■ **What you should do**: For each line in the material below that holds "priv", copy that line.

■ **Records to process**:
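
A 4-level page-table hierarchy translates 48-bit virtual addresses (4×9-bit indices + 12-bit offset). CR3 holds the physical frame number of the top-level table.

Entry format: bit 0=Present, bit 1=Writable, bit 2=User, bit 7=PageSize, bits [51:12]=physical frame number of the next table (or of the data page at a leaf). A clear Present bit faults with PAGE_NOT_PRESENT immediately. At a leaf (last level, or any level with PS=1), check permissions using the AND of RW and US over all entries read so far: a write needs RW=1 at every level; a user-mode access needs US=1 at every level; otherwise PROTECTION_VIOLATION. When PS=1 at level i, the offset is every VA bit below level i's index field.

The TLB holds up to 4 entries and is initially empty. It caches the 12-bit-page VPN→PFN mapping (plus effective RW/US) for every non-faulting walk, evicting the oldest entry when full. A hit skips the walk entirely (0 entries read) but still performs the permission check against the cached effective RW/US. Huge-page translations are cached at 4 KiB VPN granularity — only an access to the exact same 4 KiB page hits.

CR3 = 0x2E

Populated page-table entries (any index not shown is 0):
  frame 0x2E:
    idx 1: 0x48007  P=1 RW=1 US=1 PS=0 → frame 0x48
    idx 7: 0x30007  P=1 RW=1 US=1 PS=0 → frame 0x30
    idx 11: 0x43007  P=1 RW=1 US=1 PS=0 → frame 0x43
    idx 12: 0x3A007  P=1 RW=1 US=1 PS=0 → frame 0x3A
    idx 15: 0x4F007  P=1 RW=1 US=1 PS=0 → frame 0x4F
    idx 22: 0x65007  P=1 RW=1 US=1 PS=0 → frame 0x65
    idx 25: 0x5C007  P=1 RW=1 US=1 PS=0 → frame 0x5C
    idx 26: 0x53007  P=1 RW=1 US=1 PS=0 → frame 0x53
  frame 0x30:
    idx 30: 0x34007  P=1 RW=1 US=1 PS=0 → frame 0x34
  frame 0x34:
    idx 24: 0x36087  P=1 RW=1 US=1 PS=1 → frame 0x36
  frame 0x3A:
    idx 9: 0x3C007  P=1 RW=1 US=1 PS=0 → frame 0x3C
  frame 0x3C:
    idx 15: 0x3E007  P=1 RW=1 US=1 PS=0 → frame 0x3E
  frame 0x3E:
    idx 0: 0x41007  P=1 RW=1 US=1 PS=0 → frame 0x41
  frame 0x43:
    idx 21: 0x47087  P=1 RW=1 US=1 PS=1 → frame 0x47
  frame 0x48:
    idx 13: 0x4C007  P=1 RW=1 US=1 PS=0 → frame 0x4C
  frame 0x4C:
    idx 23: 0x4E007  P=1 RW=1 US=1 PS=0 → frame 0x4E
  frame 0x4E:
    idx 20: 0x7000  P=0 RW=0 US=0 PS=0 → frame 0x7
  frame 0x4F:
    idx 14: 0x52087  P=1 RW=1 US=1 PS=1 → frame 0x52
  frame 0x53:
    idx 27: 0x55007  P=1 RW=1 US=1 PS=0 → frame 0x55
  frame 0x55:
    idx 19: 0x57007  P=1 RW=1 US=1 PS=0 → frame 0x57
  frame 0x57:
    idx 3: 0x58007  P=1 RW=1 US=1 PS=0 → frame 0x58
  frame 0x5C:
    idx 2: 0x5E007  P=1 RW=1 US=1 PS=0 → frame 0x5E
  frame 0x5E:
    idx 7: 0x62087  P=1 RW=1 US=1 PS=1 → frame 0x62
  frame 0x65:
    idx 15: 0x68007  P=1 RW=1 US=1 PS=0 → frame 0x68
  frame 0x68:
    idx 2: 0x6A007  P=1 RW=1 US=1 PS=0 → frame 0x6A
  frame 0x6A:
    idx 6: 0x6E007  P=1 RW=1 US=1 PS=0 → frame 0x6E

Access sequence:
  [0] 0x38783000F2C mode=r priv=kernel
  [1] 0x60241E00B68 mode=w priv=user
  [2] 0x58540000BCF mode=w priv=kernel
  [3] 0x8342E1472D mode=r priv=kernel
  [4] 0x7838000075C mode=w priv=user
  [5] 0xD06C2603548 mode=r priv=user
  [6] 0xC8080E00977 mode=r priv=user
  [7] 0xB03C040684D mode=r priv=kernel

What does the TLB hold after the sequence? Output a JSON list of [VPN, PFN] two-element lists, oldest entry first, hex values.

Per-access translation:
#0 VA=0x38783000F2C (r,kernel):
  lvl0: tbl 0x2E, slot 7 ⇒ 0x30007 (P1/RW1/US1/PS0)
  lvl1: tbl 0x30, slot 30 ⇒ 0x34007 (P1/RW1/US1/PS0)
  lvl2: tbl 0x34, slot 24 ⇒ 0x36087 (P1/RW1/US1/PS1)
  ⇒ phys 0x36F2C (huge @L2)  [3 reads]
#1 VA=0x60241E00B68 (w,user):
  lvl0: tbl 0x2E, slot 12 ⇒ 0x3A007 (P1/RW1/US1/PS0)
  lvl1: tbl 0x3A, slot 9 ⇒ 0x3C007 (P1/RW1/US1/PS0)
  lvl2: tbl 0x3C, slot 15 ⇒ 0x3E007 (P1/RW1/US1/PS0)
  lvl3: tbl 0x3E, slot 0 ⇒ 0x41007 (P1/RW1/US1/PS0)
  ⇒ phys 0x41B68  [4 reads]
#2 VA=0x58540000BCF (w,kernel):
  lvl0: tbl 0x2E, slot 11 ⇒ 0x43007 (P1/RW1/US1/PS0)
  lvl1: tbl 0x43, slot 21 ⇒ 0x47087 (P1/RW1/US1/PS1)
  ⇒ phys 0x47BCF (huge @L1)  [2 reads]
#3 VA=0x8342E1472D (r,kernel):
  lvl0: tbl 0x2E, slot 1 ⇒ 0x48007 (P1/RW1/US1/PS0)
  lvl1: tbl 0x48, slot 13 ⇒ 0x4C007 (P1/RW1/US1/PS0)
  lvl2: tbl 0x4C, slot 23 ⇒ 0x4E007 (P1/RW1/US1/PS0)
  lvl3: tbl 0x4E, slot 20 ⇒ 0x7000 (P0/RW0/US0/PS0)
  → PAGE_NOT_PRESENT  (4 entries read)
#4 VA=0x7838000075C (w,user):
  lvl0: tbl 0x2E, slot 15 ⇒ 0x4F007 (P1/RW1/US1/PS0)
  lvl1: tbl 0x4F, slot 14 ⇒ 0x52087 (P1/RW1/US1/PS1)
  ⇒ phys 0x5275C (huge @L1)  [2 reads]
#5 VA=0xD06C2603548 (r,user):
  lvl0: tbl 0x2E, slot 26 ⇒ 0x53007 (P1/RW1/US1/PS0)
  lvl1: tbl 0x53, slot 27 ⇒ 0x55007 (P1/RW1/US1/PS0)
  lvl2: tbl 0x55, slot 19 ⇒ 0x57007 (P1/RW1/US1/PS0)
  lvl3: tbl 0x57, slot 3 ⇒ 0x58007 (P1/RW1/US1/PS0)
  ⇒ phys 0x58548  [4 reads]
#6 VA=0xC8080E00977 (r,user):
  lvl0: tbl 0x2E, slot 25 ⇒ 0x5C007 (P1/RW1/US1/PS0)
  lvl1: tbl 0x5C, slot 2 ⇒ 0x5E007 (P1/RW1/US1/PS0)
  lvl2: tbl 0x5E, slot 7 ⇒ 0x62087 (P1/RW1/US1/PS1)
  ⇒ phys 0x62977 (huge @L2)  [3 reads]
#7 VA=0xB03C040684D (r,kernel):
  lvl0: tbl 0x2E, slot 22 ⇒ 0x65007 (P1/RW1/US1/PS0)
  lvl1: tbl 0x65, slot 15 ⇒ 0x68007 (P1/RW1/US1/PS0)
  lvl2: tbl 0x68, slot 2 ⇒ 0x6A007 (P1/RW1/US1/PS0)
  lvl3: tbl 0x6A, slot 6 ⇒ 0x6E007 (P1/RW1/US1/PS0)
  ⇒ phys 0x6E84D  [4 reads]

TLB: [["0x78380000", "0x52"], ["0xD06C2603", "0x58"], ["0xC8080E00", "0x62"], ["0xB03C0406", "0x6E"]]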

■ **Answer for this exercise**:
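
  [0] 0x38783000F2C mode=r priv=kernel
  [1] 0x60241E00B68 mode=w priv=user
  [2] 0x58540000BCF mode=w priv=kernel
  [3] 0x8342E1472D mode=r priv=kernel
  [4] 0x7838000075C mode=w priv=user
  [5] 0xD06C2603548 mode=r priv=user
  [6] 0xC8080E00977 mode=r priv=user
  [7] 0xB03C040684D mode=r priv=kernel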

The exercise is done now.